### Exercise goal
The answer must consist of every line below that holds the word "when".

(Data items)

- - - - - - -

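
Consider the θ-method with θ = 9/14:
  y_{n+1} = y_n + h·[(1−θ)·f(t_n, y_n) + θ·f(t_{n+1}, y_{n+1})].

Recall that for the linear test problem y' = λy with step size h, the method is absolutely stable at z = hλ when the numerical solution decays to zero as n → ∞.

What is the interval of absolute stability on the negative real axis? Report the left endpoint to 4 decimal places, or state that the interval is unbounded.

(−∞, 0) — no finite endpoint.

Test eqn y'=λy, z=hλ:
  y_{n+1} = y_n + z·[5/14·y_n + 9/14·y_{n+1}] ⇒ (1 − 9/14z)y_{n+1} = (1 + 5/14z)y_n
  R(z) = (1 + 5/14z)/(1 − 9/14z).

Find x<0 with |R(x)|<1.
x=-0.51: |R|=0.6159
x=-2: |R|=0.1250
x=-10: |R|=0.3462
x=-100: |R|=0.5317
θ=9/14≥1/2 ⇒ |1+5/14x|<|1−9/14x| ∀x<0 ⇒ stable on all of ℝ⁻.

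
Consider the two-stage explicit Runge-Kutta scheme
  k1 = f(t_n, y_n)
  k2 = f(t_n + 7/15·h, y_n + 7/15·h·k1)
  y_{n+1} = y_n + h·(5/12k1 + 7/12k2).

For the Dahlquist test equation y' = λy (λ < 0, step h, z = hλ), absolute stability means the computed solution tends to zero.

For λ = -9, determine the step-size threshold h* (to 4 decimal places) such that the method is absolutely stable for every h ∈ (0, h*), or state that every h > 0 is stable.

(-3.6735,0); λ=-9 ⇒ h* = (180/49)/9 = 0.4082.

On y'=λy, z=hλ:
  k1=λy_n ⇒ h·k1=z·y_n;  k2=λ(1+7/15z)y_n ⇒ h·k2=z(1+7/15z)y_n
  y_{n+1}/y_n = 1 + 5/12z + 7/12z(1+7/15z) = 1 + z + 49/180z²
  ⇒ R(z) = 1 + z + 49/180z².

Find x<0 with |R(x)|<1.
x=-0.87: |R|=0.3360
R=1: x+49/180x²=0 ⇒ x=−180/49=-3.6735; min R=1−1/(4·49/180)=0.0816>−1
Confirm numerically:
  x=-3.479: |R|=0.81583 <1
  x=-2.990: |R|=0.44369 <1
  x=-2.182: |R|=0.11408 <1
  x=-1.729: |R|=0.08479 <1
  x=-4.272: |R|=1.69605 >1
  x=-4.081: |R|=1.45274 >1
  x=-3.819: |R|=1.15130 >1
Interval (-3.6735, 0).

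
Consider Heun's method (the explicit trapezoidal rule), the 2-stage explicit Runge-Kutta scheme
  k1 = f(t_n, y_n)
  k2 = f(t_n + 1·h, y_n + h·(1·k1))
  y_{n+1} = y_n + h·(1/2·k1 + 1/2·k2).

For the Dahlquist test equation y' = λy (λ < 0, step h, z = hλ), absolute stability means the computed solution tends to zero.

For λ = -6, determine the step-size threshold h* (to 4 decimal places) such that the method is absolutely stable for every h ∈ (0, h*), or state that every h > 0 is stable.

With y'=λy (z=hλ):
  order 2, 2-stage ⇒ R(z)=1+z+z^2/2
  (e.g. R(-0.62)=0.57220, |R|=0.57220)

Solve |R(x)|<1 on ℝ⁻.
x=-0.62: |R|=0.5722
|R(-1.29)|=0.5421 |R(-1.27)|=0.5364 |R(-0.8)|=0.5200
Bisect:
  x_lo=-2.6938 |R|=1.9345  x_hi=-0.3616 |R|=0.7038
  mid=-1.52769 |R|=0.63923 →hi
  mid=-2.11075 |R|=1.11689 →lo
  mid=-1.81922 |R|=0.83556 →hi
  mid=-1.96499 |R|=0.96560 →hi
  mid=-2.03787 |R|=1.03859 →lo
  mid=-2.00143 |R|=1.00143 →lo
  mid=-1.98321 |R|=0.98335 →hi
  mid=-1.99232 |R|=0.99235 →hi
  ...
  [-2.00001,-1.99986] ⇒ x*=-2.0000
Stable set (-2.0000, 0).

(-2.0000,0); λ=-6 ⇒ h* = 0.3333.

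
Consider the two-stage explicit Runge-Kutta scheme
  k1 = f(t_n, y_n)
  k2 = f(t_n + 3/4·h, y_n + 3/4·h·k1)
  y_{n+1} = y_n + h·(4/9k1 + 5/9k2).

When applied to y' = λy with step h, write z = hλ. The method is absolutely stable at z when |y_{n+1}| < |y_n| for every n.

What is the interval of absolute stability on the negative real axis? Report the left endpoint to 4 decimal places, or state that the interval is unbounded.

(-2.4000, 0).

With y'=λy (z=hλ):
  k1=λy_n ⇒ h·k1=z·y_n;  k2=λ(1+3/4z)y_n ⇒ h·k2=z(1+3/4z)y_n
  y_{n+1}/y_n = 1 + 4/9z + 5/9z(1+3/4z) = 1 + z + 5/12z²
  R(z) = 1 + z + 5/12z².

Find x<0 with |R(x)|<1.
x=-0.38: |R|=0.6802
R=1: x+5/12x²=0 ⇒ x=−12/5=-2.4000; min R=1−1/(4·5/12)=0.4000>−1
Confirm numerically:
  x=-2.328: |R|=0.93016 <1
  x=-1.931: |R|=0.62265 <1
  x=-1.463: |R|=0.42882 <1
  x=-2.808: |R|=1.47736 >1
  x=-2.678: |R|=1.31020 >1
Interval (-2.4000, 0).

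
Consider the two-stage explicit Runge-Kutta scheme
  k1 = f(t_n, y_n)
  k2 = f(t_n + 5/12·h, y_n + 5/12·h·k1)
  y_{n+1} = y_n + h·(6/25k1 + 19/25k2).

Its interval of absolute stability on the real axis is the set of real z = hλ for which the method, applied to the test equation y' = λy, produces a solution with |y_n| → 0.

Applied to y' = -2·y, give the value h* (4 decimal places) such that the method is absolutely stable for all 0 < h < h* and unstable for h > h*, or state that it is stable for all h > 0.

(-3.1579,0); λ=-2 ⇒ h* = (60/19)/2 = 1.5789.

With y'=λy (z=hλ):
  k1=λy_n ⇒ h·k1=z·y_n;  k2=λ(1+5/12z)y_n ⇒ h·k2=z(1+5/12z)y_n
  y_{n+1}/y_n = 1 + 6/25z + 19/25z(1+5/12z) = 1 + z + 19/60z²
  ⇒ R(z) = 1 + z + 19/60z².

Need |R(x)|<1, x<0.
x=-1.57: |R|=0.2106
R=1: x+19/60x²=0 ⇒ x=−60/19=-3.1579; min R=1−1/(4·19/60)=0.2105>−1
Confirm numerically:
  x=-2.616: |R|=0.55109 <1
  x=-2.386: |R|=0.41678 <1
  x=-1.407: |R|=0.21989 <1
  x=-3.736: |R|=1.68394 >1
  x=-3.658: |R|=1.57931 >1
  x=-3.505: |R|=1.38526 >1
Stable set (-3.1579, 0).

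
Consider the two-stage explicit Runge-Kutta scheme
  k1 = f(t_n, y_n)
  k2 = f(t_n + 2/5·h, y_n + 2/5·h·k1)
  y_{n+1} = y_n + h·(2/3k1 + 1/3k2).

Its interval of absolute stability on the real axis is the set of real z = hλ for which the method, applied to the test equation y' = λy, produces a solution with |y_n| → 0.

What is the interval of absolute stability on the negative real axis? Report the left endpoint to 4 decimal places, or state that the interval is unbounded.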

- - - - - - -

### Your solution
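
Recall that for the linear test problem y' = λy with step size h, the method is absolutely stable at z = hλ when the numerical solution decays to zero as n → ∞.
When applied to y' = λy with step h, write z = hλ. The method is absolutely stable at z when |y_{n+1}| < |y_n| for every n.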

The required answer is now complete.